◆ **Saved data entries**
= = = =

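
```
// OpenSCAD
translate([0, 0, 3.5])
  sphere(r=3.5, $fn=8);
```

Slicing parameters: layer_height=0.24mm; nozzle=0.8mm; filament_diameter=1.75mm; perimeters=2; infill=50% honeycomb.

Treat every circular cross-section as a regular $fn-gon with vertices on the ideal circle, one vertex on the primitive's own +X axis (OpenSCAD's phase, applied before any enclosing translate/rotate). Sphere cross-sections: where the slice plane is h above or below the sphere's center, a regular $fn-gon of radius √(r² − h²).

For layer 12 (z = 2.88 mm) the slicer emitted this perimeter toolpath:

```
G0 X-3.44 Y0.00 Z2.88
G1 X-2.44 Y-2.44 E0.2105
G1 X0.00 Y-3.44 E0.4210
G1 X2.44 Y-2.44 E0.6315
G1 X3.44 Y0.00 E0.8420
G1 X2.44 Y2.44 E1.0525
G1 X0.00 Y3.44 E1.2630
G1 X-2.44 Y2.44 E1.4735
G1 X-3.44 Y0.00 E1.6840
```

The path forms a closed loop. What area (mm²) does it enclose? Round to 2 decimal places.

33.57 mm²

Apply the shoelace formula to the sequence of (X, Y) vertices; enclosed area = 33.57 mm².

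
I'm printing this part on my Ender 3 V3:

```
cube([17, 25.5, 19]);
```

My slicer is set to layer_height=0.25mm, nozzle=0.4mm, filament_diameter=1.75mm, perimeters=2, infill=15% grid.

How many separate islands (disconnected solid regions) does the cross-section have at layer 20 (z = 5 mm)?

1

At z = 5 mm: the cube is present — its section is the full 17×25.5 rectangle. Overall, the cross-section is a single solid region. Island count = 1.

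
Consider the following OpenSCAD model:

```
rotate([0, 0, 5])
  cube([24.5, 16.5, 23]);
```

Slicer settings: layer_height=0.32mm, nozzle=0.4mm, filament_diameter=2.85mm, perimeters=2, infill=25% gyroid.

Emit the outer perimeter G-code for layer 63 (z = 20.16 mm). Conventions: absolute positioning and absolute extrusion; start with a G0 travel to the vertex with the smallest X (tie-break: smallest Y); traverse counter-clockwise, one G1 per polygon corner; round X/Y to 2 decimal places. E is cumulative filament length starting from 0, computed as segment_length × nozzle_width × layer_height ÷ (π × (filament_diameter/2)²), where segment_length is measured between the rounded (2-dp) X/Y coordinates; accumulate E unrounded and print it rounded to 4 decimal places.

G0 X-1.44 Y16.44 Z20.16
G1 X0.00 Y0.00 E0.3311
G1 X24.41 Y2.14 E0.8228
G1 X22.97 Y18.57 E1.1537
G1 X-1.44 Y16.44 E1.6453

At z = 20.16 mm: the 24.5×16.5 cube contributes its full rectangle; (rotated 5° about Z; rotation is an isometry so areas/perimeters/island counts are preserved). The outline is a single polygon with 4 vertices. Extrusion per mm of travel: 0.4 × 0.32 / (π × 1.425²) = 0.020065. Accumulating E over each segment gives final E = 1.6453.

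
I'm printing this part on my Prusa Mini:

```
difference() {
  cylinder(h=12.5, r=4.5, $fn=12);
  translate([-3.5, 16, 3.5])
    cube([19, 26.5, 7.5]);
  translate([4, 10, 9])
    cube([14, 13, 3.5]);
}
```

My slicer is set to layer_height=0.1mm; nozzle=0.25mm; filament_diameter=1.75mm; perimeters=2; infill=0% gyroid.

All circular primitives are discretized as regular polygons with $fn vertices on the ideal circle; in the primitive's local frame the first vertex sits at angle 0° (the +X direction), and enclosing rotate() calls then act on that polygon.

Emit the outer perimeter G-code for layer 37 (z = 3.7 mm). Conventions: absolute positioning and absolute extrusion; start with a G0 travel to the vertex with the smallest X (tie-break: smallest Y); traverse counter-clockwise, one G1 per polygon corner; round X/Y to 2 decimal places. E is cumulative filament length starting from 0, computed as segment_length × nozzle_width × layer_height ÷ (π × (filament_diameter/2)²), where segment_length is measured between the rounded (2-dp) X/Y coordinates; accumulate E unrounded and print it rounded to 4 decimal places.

G0 X-4.50 Y0.00 Z3.70
G1 X-3.90 Y-2.25 E0.0242
G1 X-2.25 Y-3.90 E0.0485
G1 X0.00 Y-4.50 E0.0727
G1 X2.25 Y-3.90 E0.0969
G1 X3.90 Y-2.25 E0.1211
G1 X4.50 Y0.00 E0.1453
G1 X3.90 Y2.25 E0.1695
G1 X2.25 Y3.90 E0.1938
G1 X0.00 Y4.50 E0.2180
G1 X-2.25 Y3.90 E0.2422
G1 X-3.90 Y2.25 E0.2664
G1 X-4.50 Y0.00 E0.2906

At z = 3.7 mm: the r=4.5 cylinder contributes a regular 12-gon of circumradius 4.5; the 19×26.5 cube at (-3.5, 16) contributes its full rectangle; the cube at (4, 10) is absent (z outside [9, 12.5]); After the difference (first − rest): starting from the r=4.5 cylinder, the 19×26.5 cube at (-3.5, 16) misses the remaining region (no effect) — 1 connected region. The outline is a single polygon with 12 vertices. Extrusion per mm of travel: 0.25 × 0.1 / (π × 0.875²) = 0.010394. Accumulating E over each segment gives final E = 0.2906.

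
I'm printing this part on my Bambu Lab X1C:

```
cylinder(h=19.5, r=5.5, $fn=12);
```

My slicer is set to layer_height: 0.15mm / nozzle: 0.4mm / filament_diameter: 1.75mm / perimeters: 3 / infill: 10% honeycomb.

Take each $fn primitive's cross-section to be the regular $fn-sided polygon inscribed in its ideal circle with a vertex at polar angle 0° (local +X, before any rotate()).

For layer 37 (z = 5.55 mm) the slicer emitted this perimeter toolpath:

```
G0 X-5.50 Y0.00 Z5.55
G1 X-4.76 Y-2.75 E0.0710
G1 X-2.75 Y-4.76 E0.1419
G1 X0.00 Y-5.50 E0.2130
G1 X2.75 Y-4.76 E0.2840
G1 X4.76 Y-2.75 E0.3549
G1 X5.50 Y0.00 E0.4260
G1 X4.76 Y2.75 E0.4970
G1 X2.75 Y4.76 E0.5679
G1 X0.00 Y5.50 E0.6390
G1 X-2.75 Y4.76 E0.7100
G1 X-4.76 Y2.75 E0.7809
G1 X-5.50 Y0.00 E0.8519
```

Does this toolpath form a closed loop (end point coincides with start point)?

Start point (G0): (-5.50, 0.00). End point (last G1): the path returns to the start — closed.

yes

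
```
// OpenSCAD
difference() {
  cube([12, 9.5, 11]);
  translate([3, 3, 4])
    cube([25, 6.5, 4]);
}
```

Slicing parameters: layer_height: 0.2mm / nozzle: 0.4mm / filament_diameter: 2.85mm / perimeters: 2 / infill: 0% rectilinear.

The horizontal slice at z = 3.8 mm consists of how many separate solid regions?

At z = 3.8 mm: the 12×9.5 cube contributes its full rectangle; the cube at (3, 3) does not reach this height (z outside [4, 8]); Taking the first minus the rest: none of the subtracted shapes is present at this height, so the 12×9.5 cube is unchanged — 1 connected region. The result has 1 disconnected region.

1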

= = = =

Some lines above contain the word "before". Copy each of them.

◆ **EXERCISE RESPONSE**
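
Treat every circular cross-section as a regular $fn-gon with vertices on the ideal circle, one vertex on the primitive's own +X axis (OpenSCAD's phase, applied before any enclosing translate/rotate). Sphere cross-sections: where the slice plane is h above or below the sphere's center, a regular $fn-gon of radius √(r² − h²).
Take each $fn primitive's cross-section to be the regular $fn-sided polygon inscribed in its ideal circle with a vertex at polar angle 0° (local +X, before any rotate()).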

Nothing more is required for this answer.